*Available data:*
★ ★ ★ ★ ★ ★ ★
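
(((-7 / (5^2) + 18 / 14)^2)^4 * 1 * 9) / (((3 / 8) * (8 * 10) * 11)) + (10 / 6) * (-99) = -725576485038679926201 / 4398194122314453125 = -164.97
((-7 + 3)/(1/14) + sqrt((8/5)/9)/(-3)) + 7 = -49.14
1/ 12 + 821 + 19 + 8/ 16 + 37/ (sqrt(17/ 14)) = 37*sqrt(238)/ 17 + 10087/ 12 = 874.16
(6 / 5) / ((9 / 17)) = 34 / 15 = 2.27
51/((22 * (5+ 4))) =17/66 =0.26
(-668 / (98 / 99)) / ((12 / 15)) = -82665 / 98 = -843.52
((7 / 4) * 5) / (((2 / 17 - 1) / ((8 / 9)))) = -238 / 27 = -8.81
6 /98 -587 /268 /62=21085 /814184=0.03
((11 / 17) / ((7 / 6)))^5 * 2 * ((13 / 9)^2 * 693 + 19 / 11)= 3625793753472 / 23863536599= 151.94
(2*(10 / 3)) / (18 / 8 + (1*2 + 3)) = 80 / 87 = 0.92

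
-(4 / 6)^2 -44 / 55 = -56 / 45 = -1.24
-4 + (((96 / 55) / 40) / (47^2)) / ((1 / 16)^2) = -2426828 / 607475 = -3.99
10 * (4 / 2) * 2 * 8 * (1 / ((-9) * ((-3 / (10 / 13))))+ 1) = 329.12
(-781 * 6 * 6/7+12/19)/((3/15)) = -2670600/133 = -20079.70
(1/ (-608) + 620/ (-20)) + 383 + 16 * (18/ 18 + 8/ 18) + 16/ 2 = 2096375/ 5472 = 383.11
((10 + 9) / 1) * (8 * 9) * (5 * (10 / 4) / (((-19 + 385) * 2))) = 1425 / 61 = 23.36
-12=-12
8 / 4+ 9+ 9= 20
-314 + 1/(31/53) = -9681/31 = -312.29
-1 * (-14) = 14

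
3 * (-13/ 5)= -39/ 5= -7.80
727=727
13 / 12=1.08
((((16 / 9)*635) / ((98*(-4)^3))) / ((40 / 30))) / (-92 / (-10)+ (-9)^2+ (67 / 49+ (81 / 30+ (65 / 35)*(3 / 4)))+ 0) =-0.00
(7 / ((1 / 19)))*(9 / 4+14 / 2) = 4921 / 4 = 1230.25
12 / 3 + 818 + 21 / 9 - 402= 1267 / 3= 422.33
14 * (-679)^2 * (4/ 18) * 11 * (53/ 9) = 7526033284/ 81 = 92913991.16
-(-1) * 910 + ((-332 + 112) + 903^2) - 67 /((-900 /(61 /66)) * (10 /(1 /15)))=7271442094087 /8910000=816099.00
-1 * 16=-16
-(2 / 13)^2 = -4 / 169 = -0.02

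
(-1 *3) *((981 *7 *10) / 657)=-22890 / 73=-313.56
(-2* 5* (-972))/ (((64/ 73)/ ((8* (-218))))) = -19335510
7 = 7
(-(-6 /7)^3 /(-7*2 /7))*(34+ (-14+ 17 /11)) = -25596 /3773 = -6.78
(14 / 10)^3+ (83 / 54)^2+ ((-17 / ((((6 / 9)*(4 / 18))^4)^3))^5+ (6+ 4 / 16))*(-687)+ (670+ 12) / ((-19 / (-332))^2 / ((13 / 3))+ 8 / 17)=77744772096408020310486516454118068190560793891338875473906076078268639449475998784347057603999009964035529 / 1390732106723742110466139762392326921326166016000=55902047360909459419730840000000000000000000000000000000000.00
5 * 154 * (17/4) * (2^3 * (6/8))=19635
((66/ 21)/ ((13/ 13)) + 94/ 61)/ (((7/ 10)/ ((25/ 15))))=100000/ 8967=11.15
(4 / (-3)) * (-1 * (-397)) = -1588 / 3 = -529.33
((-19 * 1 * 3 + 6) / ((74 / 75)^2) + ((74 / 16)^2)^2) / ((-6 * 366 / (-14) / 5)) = 79518824315 / 6156951552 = 12.92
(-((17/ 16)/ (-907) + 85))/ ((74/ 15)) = -17.23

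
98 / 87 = 1.13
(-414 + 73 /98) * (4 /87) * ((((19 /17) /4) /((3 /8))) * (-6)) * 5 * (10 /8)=38474050 /72471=530.89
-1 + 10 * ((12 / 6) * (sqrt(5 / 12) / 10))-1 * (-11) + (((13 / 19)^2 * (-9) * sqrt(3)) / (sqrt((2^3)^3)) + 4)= 14.97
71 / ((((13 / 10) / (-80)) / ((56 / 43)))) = -3180800 / 559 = -5690.16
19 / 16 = 1.19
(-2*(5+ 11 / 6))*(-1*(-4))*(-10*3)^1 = 1640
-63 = -63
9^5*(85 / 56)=5019165 / 56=89627.95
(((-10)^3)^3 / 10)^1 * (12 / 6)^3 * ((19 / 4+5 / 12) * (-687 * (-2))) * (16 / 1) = -90867200000000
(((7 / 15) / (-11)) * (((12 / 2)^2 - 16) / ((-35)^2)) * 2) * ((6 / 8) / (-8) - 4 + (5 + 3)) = -5 / 924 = -0.01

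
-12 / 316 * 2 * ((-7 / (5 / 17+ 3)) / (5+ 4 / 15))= 765 / 24964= 0.03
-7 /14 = -1 /2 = -0.50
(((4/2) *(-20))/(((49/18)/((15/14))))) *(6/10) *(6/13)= -19440/4459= -4.36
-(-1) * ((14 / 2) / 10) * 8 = 28 / 5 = 5.60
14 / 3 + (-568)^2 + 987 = 970847 / 3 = 323615.67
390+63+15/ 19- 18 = 8280/ 19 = 435.79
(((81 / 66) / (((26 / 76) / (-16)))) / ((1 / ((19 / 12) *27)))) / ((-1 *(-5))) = -350892 / 715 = -490.76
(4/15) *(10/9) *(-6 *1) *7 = -112/9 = -12.44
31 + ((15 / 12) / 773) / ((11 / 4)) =263598 / 8503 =31.00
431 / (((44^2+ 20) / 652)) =431 / 3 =143.67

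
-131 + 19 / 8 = -1029 / 8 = -128.62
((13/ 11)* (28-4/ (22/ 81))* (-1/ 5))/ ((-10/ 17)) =16133/ 3025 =5.33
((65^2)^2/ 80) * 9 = 32131125/ 16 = 2008195.31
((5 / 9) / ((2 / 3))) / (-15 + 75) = 1 / 72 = 0.01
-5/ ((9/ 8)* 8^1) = -5/ 9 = -0.56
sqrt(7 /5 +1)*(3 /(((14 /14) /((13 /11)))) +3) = 144*sqrt(15) /55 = 10.14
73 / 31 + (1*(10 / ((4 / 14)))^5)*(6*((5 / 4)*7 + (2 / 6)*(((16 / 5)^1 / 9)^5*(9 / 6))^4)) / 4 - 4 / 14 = 5481564024353728625637914095748246836111 / 7951790981310744447509765625000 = 689349611.58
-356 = -356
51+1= 52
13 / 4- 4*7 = -99 / 4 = -24.75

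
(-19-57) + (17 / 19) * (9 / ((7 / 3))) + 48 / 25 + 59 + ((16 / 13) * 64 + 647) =714.14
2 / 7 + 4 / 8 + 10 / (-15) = 5 / 42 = 0.12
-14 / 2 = -7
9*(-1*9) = -81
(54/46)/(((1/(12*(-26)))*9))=-936/23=-40.70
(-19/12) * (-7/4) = 2.77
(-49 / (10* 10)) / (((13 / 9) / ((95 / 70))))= -1197 / 2600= -0.46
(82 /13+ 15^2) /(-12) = -3007 /156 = -19.28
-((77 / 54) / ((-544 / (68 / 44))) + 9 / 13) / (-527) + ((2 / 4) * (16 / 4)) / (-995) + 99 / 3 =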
★ ★ ★ ★ ★ ★ ★
*Task instructions:*
Exactly as they stand, set down the lines from the top of the data through the line with "(6 / 5) / ((9 / 17)) = 34 / 15 = 2.27".

*Your response:*
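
(((-7 / (5^2) + 18 / 14)^2)^4 * 1 * 9) / (((3 / 8) * (8 * 10) * 11)) + (10 / 6) * (-99) = -725576485038679926201 / 4398194122314453125 = -164.97
((-7 + 3)/(1/14) + sqrt((8/5)/9)/(-3)) + 7 = -49.14
1/ 12 + 821 + 19 + 8/ 16 + 37/ (sqrt(17/ 14)) = 37*sqrt(238)/ 17 + 10087/ 12 = 874.16
(6 / 5) / ((9 / 17)) = 34 / 15 = 2.27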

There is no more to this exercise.